Required action:
Report every line of the records below that includes the string "sign".

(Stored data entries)
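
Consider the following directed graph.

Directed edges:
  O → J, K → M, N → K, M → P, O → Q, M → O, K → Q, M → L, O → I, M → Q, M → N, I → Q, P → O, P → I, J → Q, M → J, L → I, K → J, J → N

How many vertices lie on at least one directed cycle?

6

A vertex is on a directed cycle iff it belongs to a strongly connected component of size ≥ 2 (or has a self-loop).
The vertices on cycles are {J, K, M, N, O, P} — 6 in total.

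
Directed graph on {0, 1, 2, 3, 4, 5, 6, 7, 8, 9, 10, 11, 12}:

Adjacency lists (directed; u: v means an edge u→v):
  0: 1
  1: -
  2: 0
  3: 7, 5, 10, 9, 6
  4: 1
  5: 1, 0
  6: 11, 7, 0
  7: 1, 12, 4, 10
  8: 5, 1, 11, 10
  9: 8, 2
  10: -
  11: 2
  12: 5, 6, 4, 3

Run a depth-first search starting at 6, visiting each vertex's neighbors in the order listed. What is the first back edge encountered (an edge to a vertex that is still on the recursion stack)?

12->6

DFS from 6 (visiting each vertex's neighbors in the order listed); mark gray on enter, black on exit:
6 gray
  11 gray
    2 gray
      0 gray
        1 gray
        1 black
      0 black
    2 black
  11 black
  7 gray
    7→1: 1 black — skip
    12 gray
      5 gray
        5→1: 1 black — skip
        5→0: 0 black — skip
      5 black
      12→6: 6 is gray → back edge
First back edge: 12 → 6.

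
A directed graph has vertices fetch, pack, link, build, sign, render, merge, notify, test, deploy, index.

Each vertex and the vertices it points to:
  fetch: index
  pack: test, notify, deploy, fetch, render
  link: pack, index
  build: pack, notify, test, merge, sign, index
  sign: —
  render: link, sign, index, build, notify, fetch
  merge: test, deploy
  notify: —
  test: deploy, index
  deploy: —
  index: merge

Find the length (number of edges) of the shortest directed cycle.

For each vertex v, BFS finds the shortest path from v back to v.
The shortest such closed walk is render → build → pack → render, length 3.

3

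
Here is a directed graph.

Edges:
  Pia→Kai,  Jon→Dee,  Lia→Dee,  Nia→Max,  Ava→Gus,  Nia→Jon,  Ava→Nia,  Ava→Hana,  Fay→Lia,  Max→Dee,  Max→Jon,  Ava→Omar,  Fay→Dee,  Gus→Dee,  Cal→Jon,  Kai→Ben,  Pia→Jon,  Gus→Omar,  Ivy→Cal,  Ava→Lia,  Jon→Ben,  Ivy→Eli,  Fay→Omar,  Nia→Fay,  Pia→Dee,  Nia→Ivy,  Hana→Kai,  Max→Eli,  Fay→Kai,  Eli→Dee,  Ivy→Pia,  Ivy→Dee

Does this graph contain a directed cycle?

DFS with white/gray/black marking, starting from Nia:
Nia gray
  Fay gray
    Lia gray
      Dee gray
      Dee black
    Lia black
    Omar gray
    Omar black
    Kai gray
      Ben gray
      Ben black
    Kai black
    Fay→Dee: Dee black — skip
  Fay black
  Ivy gray
    Pia gray
      Jon gray
        Jon→Ben: Ben black — skip
        Jon→Dee: Dee black — skip
      Jon black
      Pia→Dee: Dee black — skip
      Pia→Kai: Kai black — skip
    Pia black
    Eli gray
      Eli→Dee: Dee black — skip
    Eli black
    Cal gray
      Cal→Jon: Jon black — skip
    Cal black
    Ivy→Dee: Dee black — skip
  Ivy black
  Nia→Jon: Jon black — skip
  Max gray
    Max→Dee: Dee black — skip
    Max→Eli: Eli black — skip
    Max→Jon: Jon black — skip
  Max black
Nia black
Hana gray
  Hana→Kai: Kai black — skip
Hana black
Ava gray
  Gus gray
    Gus→Dee: Dee black — skip
    Gus→Omar: Omar black — skip
  Gus black
  Ava→Lia: Lia black — skip
  Ava→Nia: Nia black — skip
  Ava→Omar: Omar black — skip
  Ava→Hana: Hana black — skip
Ava black
Every edge goes to a white or black vertex — no back edge, so the graph is acyclic.

No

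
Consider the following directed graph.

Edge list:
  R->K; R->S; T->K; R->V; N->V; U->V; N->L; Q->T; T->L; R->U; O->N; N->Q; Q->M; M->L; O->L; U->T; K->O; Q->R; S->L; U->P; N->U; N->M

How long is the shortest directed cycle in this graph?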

Task solution:
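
A directed graph has vertices fetch, pack, link, build, sign, render, merge, notify, test, deploy, index.
  build: pack, notify, test, merge, sign, index
  sign: —
  render: link, sign, index, build, notify, fetch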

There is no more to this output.